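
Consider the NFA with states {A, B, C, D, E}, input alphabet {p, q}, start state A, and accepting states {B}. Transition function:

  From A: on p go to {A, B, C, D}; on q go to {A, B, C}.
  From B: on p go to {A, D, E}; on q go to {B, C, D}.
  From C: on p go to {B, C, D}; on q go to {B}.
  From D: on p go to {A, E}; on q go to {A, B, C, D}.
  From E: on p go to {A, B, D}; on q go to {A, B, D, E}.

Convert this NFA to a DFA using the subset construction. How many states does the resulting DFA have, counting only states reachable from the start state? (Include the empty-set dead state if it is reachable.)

4

Start state of the DFA: {A}.
{A} --p--> {A, B, C, D}  [new]
{A} --q--> {A, B, C}  [new]
{A, B, C, D} --p--> {A, B, C, D, E}  [new]
{A, B, C, D} --q--> {A, B, C, D}  [seen]
{A, B, C} --p--> {A, B, C, D, E}  [seen]
{A, B, C} --q--> {A, B, C, D}  [seen]
{A, B, C, D, E} --p--> {A, B, C, D, E}  [seen]
{A, B, C, D, E} --q--> {A, B, C, D, E}  [seen]
Reachable DFA states: {A}, {A, B, C, D}, {A, B, C}, {A, B, C, D, E}.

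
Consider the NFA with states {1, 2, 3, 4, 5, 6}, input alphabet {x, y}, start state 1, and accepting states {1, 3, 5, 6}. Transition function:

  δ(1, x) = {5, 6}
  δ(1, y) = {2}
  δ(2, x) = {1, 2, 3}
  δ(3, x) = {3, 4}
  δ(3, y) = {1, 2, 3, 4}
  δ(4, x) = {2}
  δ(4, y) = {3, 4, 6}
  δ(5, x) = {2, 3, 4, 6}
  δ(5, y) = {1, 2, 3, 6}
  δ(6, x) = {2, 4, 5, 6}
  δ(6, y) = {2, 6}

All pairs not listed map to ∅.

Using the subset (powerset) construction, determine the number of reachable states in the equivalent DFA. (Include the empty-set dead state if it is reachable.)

Start state of the DFA: {1}.
{1} --x--> {5, 6}  [new]
{1} --y--> {2}  [new]
{5, 6} --x--> {2, 3, 4, 5, 6}  [new]
{5, 6} --y--> {1, 2, 3, 6}  [new]
{2} --x--> {1, 2, 3}  [new]
{2} --y--> ∅  [new]
{2, 3, 4, 5, 6} --x--> {1, 2, 3, 4, 5, 6}  [new]
{2, 3, 4, 5, 6} --y--> {1, 2, 3, 4, 6}  [new]
{1, 2, 3, 6} --x--> {1, 2, 3, 4, 5, 6}  [seen]
{1, 2, 3, 6} --y--> {1, 2, 3, 4, 6}  [seen]
{1, 2, 3} --x--> {1, 2, 3, 4, 5, 6}  [seen]
{1, 2, 3} --y--> {1, 2, 3, 4}  [new]
∅ --x--> ∅  [seen]
∅ --y--> ∅  [seen]
{1, 2, 3, 4, 5, 6} --x--> {1, 2, 3, 4, 5, 6}  [seen]
{1, 2, 3, 4, 5, 6} --y--> {1, 2, 3, 4, 6}  [seen]
{1, 2, 3, 4, 6} --x--> {1, 2, 3, 4, 5, 6}  [seen]
{1, 2, 3, 4, 6} --y--> {1, 2, 3, 4, 6}  [seen]
{1, 2, 3, 4} --x--> {1, 2, 3, 4, 5, 6}  [seen]
{1, 2, 3, 4} --y--> {1, 2, 3, 4, 6}  [seen]
Reachable DFA states: {1}, {5, 6}, {2}, {2, 3, 4, 5, 6}, {1, 2, 3, 6}, {1, 2, 3}, ∅, {1, 2, 3, 4, 5, 6}, {1, 2, 3, 4, 6}, {1, 2, 3, 4}.

10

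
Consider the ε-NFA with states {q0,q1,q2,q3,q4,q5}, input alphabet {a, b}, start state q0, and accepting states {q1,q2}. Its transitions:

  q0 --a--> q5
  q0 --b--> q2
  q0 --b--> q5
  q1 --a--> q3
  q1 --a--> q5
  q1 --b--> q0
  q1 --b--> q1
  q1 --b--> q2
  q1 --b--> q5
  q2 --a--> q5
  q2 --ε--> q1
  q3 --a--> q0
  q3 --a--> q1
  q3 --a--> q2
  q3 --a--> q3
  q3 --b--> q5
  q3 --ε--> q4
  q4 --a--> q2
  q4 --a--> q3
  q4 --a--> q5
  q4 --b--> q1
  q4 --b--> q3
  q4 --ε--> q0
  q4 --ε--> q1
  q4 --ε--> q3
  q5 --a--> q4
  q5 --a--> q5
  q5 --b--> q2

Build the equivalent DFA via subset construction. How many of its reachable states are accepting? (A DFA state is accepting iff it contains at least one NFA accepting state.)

Start state of the DFA: {q0} (ε-closure of the NFA start).
{q0} --a--> {q5}  [new]
{q0} --b--> {q1,q2,q5}  [new]
{q5} --a--> {q0,q1,q3,q4,q5}  [new]
{q5} --b--> {q1,q2}  [new]
{q1,q2,q5} --a--> {q0,q1,q3,q4,q5}  [seen]
{q1,q2,q5} --b--> {q0,q1,q2,q5}  [new]
{q0,q1,q3,q4,q5} --a--> {q0,q1,q2,q3,q4,q5}  [new]
{q0,q1,q3,q4,q5} --b--> {q0,q1,q2,q3,q4,q5}  [seen]
{q1,q2} --a--> {q0,q1,q3,q4,q5}  [seen]
{q1,q2} --b--> {q0,q1,q2,q5}  [seen]
{q0,q1,q2,q5} --a--> {q0,q1,q3,q4,q5}  [seen]
{q0,q1,q2,q5} --b--> {q0,q1,q2,q5}  [seen]
{q0,q1,q2,q3,q4,q5} --a--> {q0,q1,q2,q3,q4,q5}  [seen]
{q0,q1,q2,q3,q4,q5} --b--> {q0,q1,q2,q3,q4,q5}  [seen]
Reachable DFA states: {q0}, {q5}, {q1,q2,q5}, {q0,q1,q3,q4,q5}, {q1,q2}, {q0,q1,q2,q5}, {q0,q1,q2,q3,q4,q5}.
Accepting DFA states (contain an NFA accepting state): {q1,q2,q5}, {q0,q1,q3,q4,q5}, {q1,q2}, {q0,q1,q2,q5}, {q0,q1,q2,q3,q4,q5}.

5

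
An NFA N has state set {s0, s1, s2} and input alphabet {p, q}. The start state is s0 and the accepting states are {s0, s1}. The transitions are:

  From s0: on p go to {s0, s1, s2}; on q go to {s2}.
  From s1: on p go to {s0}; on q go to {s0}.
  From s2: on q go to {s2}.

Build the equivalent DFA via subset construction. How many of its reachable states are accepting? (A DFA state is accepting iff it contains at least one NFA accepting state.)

Start state of the DFA: {s0}.
{s0} --p--> {s0, s1, s2}  [new]
{s0} --q--> {s2}  [new]
{s0, s1, s2} --p--> {s0, s1, s2}  [seen]
{s0, s1, s2} --q--> {s0, s2}  [new]
{s2} --p--> ∅  [new]
{s2} --q--> {s2}  [seen]
{s0, s2} --p--> {s0, s1, s2}  [seen]
{s0, s2} --q--> {s2}  [seen]
∅ --p--> ∅  [seen]
∅ --q--> ∅  [seen]
Reachable DFA states: {s0}, {s0, s1, s2}, {s2}, {s0, s2}, ∅.
Accepting DFA states (contain an NFA accepting state): {s0}, {s0, s1, s2}, {s0, s2}.

3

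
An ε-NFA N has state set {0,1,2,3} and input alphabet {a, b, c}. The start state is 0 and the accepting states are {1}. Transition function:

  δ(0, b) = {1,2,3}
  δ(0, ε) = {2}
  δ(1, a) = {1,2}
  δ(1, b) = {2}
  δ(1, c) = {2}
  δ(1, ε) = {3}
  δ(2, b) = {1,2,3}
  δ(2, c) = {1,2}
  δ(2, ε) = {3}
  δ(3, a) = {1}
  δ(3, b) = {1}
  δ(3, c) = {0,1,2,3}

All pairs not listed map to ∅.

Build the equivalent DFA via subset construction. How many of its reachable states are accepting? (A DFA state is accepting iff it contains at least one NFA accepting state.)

3

Start state of the DFA: {0,2,3} (ε-closure of the NFA start).
{0,2,3} --a--> {1,3}  [new]
{0,2,3} --b--> {1,2,3}  [new]
{0,2,3} --c--> {0,1,2,3}  [new]
{1,3} --a--> {1,2,3}  [seen]
{1,3} --b--> {1,2,3}  [seen]
{1,3} --c--> {0,1,2,3}  [seen]
{1,2,3} --a--> {1,2,3}  [seen]
{1,2,3} --b--> {1,2,3}  [seen]
{1,2,3} --c--> {0,1,2,3}  [seen]
{0,1,2,3} --a--> {1,2,3}  [seen]
{0,1,2,3} --b--> {1,2,3}  [seen]
{0,1,2,3} --c--> {0,1,2,3}  [seen]
Reachable DFA states: {0,2,3}, {1,3}, {1,2,3}, {0,1,2,3}.
Accepting DFA states (contain an NFA accepting state): {1,3}, {1,2,3}, {0,1,2,3}.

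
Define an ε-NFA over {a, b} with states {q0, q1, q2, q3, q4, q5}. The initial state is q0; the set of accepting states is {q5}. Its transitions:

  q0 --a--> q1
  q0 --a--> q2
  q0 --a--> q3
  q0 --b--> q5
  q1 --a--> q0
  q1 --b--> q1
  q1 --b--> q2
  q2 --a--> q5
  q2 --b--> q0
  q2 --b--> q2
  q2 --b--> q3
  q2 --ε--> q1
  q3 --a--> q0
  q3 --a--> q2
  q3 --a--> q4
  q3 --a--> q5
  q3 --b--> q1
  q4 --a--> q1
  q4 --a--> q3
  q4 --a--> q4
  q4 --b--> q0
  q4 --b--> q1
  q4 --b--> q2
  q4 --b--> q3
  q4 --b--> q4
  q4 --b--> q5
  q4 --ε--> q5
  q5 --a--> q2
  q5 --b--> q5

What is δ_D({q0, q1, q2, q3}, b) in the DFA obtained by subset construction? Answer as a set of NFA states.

{q0, q1, q2, q3, q5}

δ(q0,b) = {q5}; δ(q1,b) = {q1, q2}; δ(q2,b) = {q0, q2, q3}; δ(q3,b) = {q1}.
Union: {q0, q1, q2, q3, q5}.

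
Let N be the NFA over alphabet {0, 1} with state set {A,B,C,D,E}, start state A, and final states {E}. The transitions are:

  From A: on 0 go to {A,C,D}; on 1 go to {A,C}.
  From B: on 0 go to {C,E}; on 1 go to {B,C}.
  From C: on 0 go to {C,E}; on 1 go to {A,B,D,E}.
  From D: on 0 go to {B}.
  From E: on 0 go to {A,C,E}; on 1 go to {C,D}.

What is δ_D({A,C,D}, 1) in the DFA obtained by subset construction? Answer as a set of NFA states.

{A,B,C,D,E}

δ(A,1) = {A,C}; δ(C,1) = {A,B,D,E}; δ(D,1) = ∅.
Union: {A,B,C,D,E}.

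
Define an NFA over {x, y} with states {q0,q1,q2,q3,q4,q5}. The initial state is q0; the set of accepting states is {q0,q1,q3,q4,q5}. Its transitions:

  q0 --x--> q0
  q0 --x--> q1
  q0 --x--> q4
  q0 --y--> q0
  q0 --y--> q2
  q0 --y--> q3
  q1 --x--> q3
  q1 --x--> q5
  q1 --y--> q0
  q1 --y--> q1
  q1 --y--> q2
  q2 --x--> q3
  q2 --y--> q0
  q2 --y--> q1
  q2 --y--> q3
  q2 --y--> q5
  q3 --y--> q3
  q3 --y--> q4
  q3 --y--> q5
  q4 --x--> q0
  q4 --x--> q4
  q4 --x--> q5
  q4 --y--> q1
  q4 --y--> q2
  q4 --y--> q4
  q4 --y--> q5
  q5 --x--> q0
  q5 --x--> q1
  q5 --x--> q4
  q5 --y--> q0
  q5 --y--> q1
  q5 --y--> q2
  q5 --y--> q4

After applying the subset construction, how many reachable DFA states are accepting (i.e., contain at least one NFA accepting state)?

6

Start state of the DFA: {q0}.
{q0} --x--> {q0,q1,q4}  [new]
{q0} --y--> {q0,q2,q3}  [new]
{q0,q1,q4} --x--> {q0,q1,q3,q4,q5}  [new]
{q0,q1,q4} --y--> {q0,q1,q2,q3,q4,q5}  [new]
{q0,q2,q3} --x--> {q0,q1,q3,q4}  [new]
{q0,q2,q3} --y--> {q0,q1,q2,q3,q4,q5}  [seen]
{q0,q1,q3,q4,q5} --x--> {q0,q1,q3,q4,q5}  [seen]
{q0,q1,q3,q4,q5} --y--> {q0,q1,q2,q3,q4,q5}  [seen]
{q0,q1,q2,q3,q4,q5} --x--> {q0,q1,q3,q4,q5}  [seen]
{q0,q1,q2,q3,q4,q5} --y--> {q0,q1,q2,q3,q4,q5}  [seen]
{q0,q1,q3,q4} --x--> {q0,q1,q3,q4,q5}  [seen]
{q0,q1,q3,q4} --y--> {q0,q1,q2,q3,q4,q5}  [seen]
Reachable DFA states: {q0}, {q0,q1,q4}, {q0,q2,q3}, {q0,q1,q3,q4,q5}, {q0,q1,q2,q3,q4,q5}, {q0,q1,q3,q4}.
Accepting DFA states (contain an NFA accepting state): {q0}, {q0,q1,q4}, {q0,q2,q3}, {q0,q1,q3,q4,q5}, {q0,q1,q2,q3,q4,q5}, {q0,q1,q3,q4}.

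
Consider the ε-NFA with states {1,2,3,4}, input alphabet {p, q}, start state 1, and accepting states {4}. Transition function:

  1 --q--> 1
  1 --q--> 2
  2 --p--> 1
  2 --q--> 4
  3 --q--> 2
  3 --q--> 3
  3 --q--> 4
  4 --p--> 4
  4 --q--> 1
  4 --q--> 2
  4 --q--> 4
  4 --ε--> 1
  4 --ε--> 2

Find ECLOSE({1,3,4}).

Begin with {1,3,4}.
4 →ε {1,2}; add 2.
ε-closure = {1,2,3,4}.

{1,2,3,4}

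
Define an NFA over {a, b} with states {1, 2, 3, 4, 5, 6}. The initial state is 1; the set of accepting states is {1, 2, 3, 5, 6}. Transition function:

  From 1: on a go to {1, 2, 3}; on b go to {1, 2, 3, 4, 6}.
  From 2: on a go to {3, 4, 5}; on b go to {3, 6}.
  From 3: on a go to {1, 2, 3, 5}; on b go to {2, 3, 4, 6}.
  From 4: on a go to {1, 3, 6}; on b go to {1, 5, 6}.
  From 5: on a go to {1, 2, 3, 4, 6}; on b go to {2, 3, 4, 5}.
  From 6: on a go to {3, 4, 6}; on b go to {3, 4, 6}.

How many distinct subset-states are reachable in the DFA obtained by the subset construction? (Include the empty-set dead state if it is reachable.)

Start state of the DFA: {1}.
{1} --a--> {1, 2, 3}  [new]
{1} --b--> {1, 2, 3, 4, 6}  [new]
{1, 2, 3} --a--> {1, 2, 3, 4, 5}  [new]
{1, 2, 3} --b--> {1, 2, 3, 4, 6}  [seen]
{1, 2, 3, 4, 6} --a--> {1, 2, 3, 4, 5, 6}  [new]
{1, 2, 3, 4, 6} --b--> {1, 2, 3, 4, 5, 6}  [seen]
{1, 2, 3, 4, 5} --a--> {1, 2, 3, 4, 5, 6}  [seen]
{1, 2, 3, 4, 5} --b--> {1, 2, 3, 4, 5, 6}  [seen]
{1, 2, 3, 4, 5, 6} --a--> {1, 2, 3, 4, 5, 6}  [seen]
{1, 2, 3, 4, 5, 6} --b--> {1, 2, 3, 4, 5, 6}  [seen]
Reachable DFA states: {1}, {1, 2, 3}, {1, 2, 3, 4, 6}, {1, 2, 3, 4, 5}, {1, 2, 3, 4, 5, 6}.

5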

● ● ● ● ●

Task directions:
For this exercise, copy every line of the data that holds "initial".

Exercise output:
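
Define an ε-NFA over {a, b} with states {q0, q1, q2, q3, q4, q5}. The initial state is q0; the set of accepting states is {q5}. Its transitions:
Define an NFA over {x, y} with states {q0,q1,q2,q3,q4,q5}. The initial state is q0; the set of accepting states is {q0,q1,q3,q4,q5}. Its transitions:
Define an NFA over {a, b} with states {1, 2, 3, 4, 5, 6}. The initial state is 1; the set of accepting states is {1, 2, 3, 5, 6}. Transition function: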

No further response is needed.